* Assigned task
For each line in the data below that has the word "Assume", copy that line.

* Dataset records
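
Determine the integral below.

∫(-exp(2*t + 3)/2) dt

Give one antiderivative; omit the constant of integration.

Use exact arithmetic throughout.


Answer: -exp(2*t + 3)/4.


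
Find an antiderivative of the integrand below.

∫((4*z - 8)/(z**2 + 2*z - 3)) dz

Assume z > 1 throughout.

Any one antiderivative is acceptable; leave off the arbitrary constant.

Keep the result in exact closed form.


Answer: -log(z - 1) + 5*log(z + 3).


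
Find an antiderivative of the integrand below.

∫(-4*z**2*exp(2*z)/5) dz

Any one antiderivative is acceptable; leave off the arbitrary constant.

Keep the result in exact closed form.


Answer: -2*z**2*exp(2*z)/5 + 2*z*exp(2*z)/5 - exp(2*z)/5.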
==
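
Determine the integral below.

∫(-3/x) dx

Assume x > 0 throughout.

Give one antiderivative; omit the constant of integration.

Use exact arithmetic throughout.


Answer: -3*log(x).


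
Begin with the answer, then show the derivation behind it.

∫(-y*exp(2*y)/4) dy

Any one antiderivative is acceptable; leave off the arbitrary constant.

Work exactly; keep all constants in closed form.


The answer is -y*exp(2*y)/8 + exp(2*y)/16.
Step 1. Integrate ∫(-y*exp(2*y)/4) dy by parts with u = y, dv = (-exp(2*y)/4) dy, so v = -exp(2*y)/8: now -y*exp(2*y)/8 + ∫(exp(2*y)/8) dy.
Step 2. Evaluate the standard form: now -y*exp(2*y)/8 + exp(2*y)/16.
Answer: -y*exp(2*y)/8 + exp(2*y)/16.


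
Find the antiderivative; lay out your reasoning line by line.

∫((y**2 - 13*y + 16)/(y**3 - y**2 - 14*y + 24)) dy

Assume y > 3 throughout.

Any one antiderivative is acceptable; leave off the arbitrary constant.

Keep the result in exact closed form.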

* Answer section
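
Assume z > 1 throughout.
Assume x > 0 throughout.
Assume y > 3 throughout.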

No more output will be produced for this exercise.